What the task asks
Reproduce, please, only the lines from the first line below to the line containing "east, south, west", inclusive.
::: Material to process
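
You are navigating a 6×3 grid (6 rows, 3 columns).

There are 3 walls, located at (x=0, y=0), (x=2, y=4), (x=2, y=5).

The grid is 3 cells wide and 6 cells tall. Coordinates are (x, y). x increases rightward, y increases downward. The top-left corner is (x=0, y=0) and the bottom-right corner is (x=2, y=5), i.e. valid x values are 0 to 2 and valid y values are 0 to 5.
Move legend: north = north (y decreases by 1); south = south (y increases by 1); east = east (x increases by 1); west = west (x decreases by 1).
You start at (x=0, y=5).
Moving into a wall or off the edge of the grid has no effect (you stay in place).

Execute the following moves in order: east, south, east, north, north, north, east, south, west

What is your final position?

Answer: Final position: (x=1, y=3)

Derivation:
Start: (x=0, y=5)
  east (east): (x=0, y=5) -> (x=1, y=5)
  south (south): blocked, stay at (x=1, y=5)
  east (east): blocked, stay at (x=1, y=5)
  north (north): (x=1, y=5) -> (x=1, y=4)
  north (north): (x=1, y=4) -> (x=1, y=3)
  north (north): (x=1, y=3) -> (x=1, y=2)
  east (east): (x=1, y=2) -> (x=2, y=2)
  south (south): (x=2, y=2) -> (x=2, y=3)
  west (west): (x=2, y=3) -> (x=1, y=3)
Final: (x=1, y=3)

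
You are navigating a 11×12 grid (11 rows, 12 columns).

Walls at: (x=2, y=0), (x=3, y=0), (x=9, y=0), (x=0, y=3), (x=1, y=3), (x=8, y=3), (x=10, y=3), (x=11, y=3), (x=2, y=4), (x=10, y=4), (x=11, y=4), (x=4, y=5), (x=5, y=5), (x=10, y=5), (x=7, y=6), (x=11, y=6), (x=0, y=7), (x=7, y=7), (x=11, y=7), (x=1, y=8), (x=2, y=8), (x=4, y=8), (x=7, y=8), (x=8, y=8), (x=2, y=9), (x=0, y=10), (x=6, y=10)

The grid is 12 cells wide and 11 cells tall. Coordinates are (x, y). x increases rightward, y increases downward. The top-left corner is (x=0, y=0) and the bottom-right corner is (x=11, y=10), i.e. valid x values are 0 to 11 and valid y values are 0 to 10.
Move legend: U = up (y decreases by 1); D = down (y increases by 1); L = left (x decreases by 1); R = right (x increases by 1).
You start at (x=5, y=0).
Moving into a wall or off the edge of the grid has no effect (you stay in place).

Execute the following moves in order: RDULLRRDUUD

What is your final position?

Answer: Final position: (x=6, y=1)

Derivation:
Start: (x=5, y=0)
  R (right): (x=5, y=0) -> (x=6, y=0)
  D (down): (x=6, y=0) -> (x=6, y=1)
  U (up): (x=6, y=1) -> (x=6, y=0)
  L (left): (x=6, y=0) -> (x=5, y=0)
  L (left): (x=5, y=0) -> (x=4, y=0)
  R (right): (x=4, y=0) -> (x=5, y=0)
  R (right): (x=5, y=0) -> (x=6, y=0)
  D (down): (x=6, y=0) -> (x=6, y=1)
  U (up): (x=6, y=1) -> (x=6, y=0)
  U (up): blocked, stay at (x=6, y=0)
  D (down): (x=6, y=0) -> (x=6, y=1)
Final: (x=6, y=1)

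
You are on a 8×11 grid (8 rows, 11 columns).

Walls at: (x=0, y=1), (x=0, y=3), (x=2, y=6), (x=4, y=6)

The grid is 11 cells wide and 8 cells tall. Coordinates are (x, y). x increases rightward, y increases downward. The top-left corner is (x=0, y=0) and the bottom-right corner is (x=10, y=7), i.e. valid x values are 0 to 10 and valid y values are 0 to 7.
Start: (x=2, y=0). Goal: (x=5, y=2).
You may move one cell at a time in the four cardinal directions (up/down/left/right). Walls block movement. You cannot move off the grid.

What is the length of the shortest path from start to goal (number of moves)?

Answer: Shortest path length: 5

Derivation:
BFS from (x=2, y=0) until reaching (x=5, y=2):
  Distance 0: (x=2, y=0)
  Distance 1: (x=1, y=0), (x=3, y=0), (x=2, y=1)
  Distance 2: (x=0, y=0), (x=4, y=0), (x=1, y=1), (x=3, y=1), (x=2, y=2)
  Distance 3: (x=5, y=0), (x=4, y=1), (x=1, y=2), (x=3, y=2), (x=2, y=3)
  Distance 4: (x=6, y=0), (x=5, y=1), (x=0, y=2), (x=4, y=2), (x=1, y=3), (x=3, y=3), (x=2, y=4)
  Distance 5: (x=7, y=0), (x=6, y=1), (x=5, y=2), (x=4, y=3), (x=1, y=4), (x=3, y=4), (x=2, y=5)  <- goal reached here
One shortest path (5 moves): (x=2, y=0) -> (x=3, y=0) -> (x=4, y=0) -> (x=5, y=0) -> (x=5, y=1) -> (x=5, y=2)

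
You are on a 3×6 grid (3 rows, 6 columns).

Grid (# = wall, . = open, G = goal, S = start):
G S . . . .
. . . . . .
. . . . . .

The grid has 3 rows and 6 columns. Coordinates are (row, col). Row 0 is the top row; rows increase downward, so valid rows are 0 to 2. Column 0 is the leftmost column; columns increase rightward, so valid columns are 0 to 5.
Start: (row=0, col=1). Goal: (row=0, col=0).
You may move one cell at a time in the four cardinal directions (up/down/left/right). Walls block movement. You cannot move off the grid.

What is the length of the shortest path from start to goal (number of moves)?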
::::::
Response below
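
You are navigating a 6×3 grid (6 rows, 3 columns).

There are 3 walls, located at (x=0, y=0), (x=2, y=4), (x=2, y=5).

The grid is 3 cells wide and 6 cells tall. Coordinates are (x, y). x increases rightward, y increases downward. The top-left corner is (x=0, y=0) and the bottom-right corner is (x=2, y=5), i.e. valid x values are 0 to 2 and valid y values are 0 to 5.
Move legend: north = north (y decreases by 1); south = south (y increases by 1); east = east (x increases by 1); west = west (x decreases by 1).
You start at (x=0, y=5).
Moving into a wall or off the edge of the grid has no effect (you stay in place).

Execute the following moves in order: east, south, east, north, north, north, east, south, west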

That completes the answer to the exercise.